[Data entries]
────────

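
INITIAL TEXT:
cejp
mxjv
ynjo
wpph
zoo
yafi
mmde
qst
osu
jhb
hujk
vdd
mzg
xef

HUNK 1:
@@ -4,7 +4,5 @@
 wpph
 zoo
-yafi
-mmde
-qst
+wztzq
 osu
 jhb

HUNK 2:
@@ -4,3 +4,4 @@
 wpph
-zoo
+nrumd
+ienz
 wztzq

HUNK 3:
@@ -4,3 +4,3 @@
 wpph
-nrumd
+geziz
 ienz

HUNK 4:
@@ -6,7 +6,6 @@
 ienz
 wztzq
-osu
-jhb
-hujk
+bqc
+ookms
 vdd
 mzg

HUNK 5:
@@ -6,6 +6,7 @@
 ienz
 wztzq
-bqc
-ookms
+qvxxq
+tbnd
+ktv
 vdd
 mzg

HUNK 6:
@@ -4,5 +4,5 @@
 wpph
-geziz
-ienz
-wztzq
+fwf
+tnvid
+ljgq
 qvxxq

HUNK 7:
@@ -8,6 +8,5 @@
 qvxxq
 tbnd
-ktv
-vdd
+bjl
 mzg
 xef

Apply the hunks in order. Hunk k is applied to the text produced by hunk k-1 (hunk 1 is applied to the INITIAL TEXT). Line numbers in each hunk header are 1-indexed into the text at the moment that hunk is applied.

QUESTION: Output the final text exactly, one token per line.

Answer: cejp
mxjv
ynjo
wpph
fwf
tnvid
ljgq
qvxxq
tbnd
bjl
mzg
xef

Derivation:
Hunk 1: at line 4 remove [yafi,mmde,qst] add [wztzq] -> 12 lines: cejp mxjv ynjo wpph zoo wztzq osu jhb hujk vdd mzg xef
Hunk 2: at line 4 remove [zoo] add [nrumd,ienz] -> 13 lines: cejp mxjv ynjo wpph nrumd ienz wztzq osu jhb hujk vdd mzg xef
Hunk 3: at line 4 remove [nrumd] add [geziz] -> 13 lines: cejp mxjv ynjo wpph geziz ienz wztzq osu jhb hujk vdd mzg xef
Hunk 4: at line 6 remove [osu,jhb,hujk] add [bqc,ookms] -> 12 lines: cejp mxjv ynjo wpph geziz ienz wztzq bqc ookms vdd mzg xef
Hunk 5: at line 6 remove [bqc,ookms] add [qvxxq,tbnd,ktv] -> 13 lines: cejp mxjv ynjo wpph geziz ienz wztzq qvxxq tbnd ktv vdd mzg xef
Hunk 6: at line 4 remove [geziz,ienz,wztzq] add [fwf,tnvid,ljgq] -> 13 lines: cejp mxjv ynjo wpph fwf tnvid ljgq qvxxq tbnd ktv vdd mzg xef
Hunk 7: at line 8 remove [ktv,vdd] add [bjl] -> 12 lines: cejp mxjv ynjo wpph fwf tnvid ljgq qvxxq tbnd bjl mzg xef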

────────

__WHAT NEEDS TO BE DONE__: Write out every record shown above, word for word.

__ANSWER__:
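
INITIAL TEXT:
cejp
mxjv
ynjo
wpph
zoo
yafi
mmde
qst
osu
jhb
hujk
vdd
mzg
xef

HUNK 1:
@@ -4,7 +4,5 @@
 wpph
 zoo
-yafi
-mmde
-qst
+wztzq
 osu
 jhb

HUNK 2:
@@ -4,3 +4,4 @@
 wpph
-zoo
+nrumd
+ienz
 wztzq

HUNK 3:
@@ -4,3 +4,3 @@
 wpph
-nrumd
+geziz
 ienz

HUNK 4:
@@ -6,7 +6,6 @@
 ienz
 wztzq
-osu
-jhb
-hujk
+bqc
+ookms
 vdd
 mzg

HUNK 5:
@@ -6,6 +6,7 @@
 ienz
 wztzq
-bqc
-ookms
+qvxxq
+tbnd
+ktv
 vdd
 mzg

HUNK 6:
@@ -4,5 +4,5 @@
 wpph
-geziz
-ienz
-wztzq
+fwf
+tnvid
+ljgq
 qvxxq

HUNK 7:
@@ -8,6 +8,5 @@
 qvxxq
 tbnd
-ktv
-vdd
+bjl
 mzg
 xef

Apply the hunks in order. Hunk k is applied to the text produced by hunk k-1 (hunk 1 is applied to the INITIAL TEXT). Line numbers in each hunk header are 1-indexed into the text at the moment that hunk is applied.

QUESTION: Output the final text exactly, one token per line.

Answer: cejp
mxjv
ynjo
wpph
fwf
tnvid
ljgq
qvxxq
tbnd
bjl
mzg
xef

Derivation:
Hunk 1: at line 4 remove [yafi,mmde,qst] add [wztzq] -> 12 lines: cejp mxjv ynjo wpph zoo wztzq osu jhb hujk vdd mzg xef
Hunk 2: at line 4 remove [zoo] add [nrumd,ienz] -> 13 lines: cejp mxjv ynjo wpph nrumd ienz wztzq osu jhb hujk vdd mzg xef
Hunk 3: at line 4 remove [nrumd] add [geziz] -> 13 lines: cejp mxjv ynjo wpph geziz ienz wztzq osu jhb hujk vdd mzg xef
Hunk 4: at line 6 remove [osu,jhb,hujk] add [bqc,ookms] -> 12 lines: cejp mxjv ynjo wpph geziz ienz wztzq bqc ookms vdd mzg xef
Hunk 5: at line 6 remove [bqc,ookms] add [qvxxq,tbnd,ktv] -> 13 lines: cejp mxjv ynjo wpph geziz ienz wztzq qvxxq tbnd ktv vdd mzg xef
Hunk 6: at line 4 remove [geziz,ienz,wztzq] add [fwf,tnvid,ljgq] -> 13 lines: cejp mxjv ynjo wpph fwf tnvid ljgq qvxxq tbnd ktv vdd mzg xef
Hunk 7: at line 8 remove [ktv,vdd] add [bjl] -> 12 lines: cejp mxjv ynjo wpph fwf tnvid ljgq qvxxq tbnd bjl mzg xef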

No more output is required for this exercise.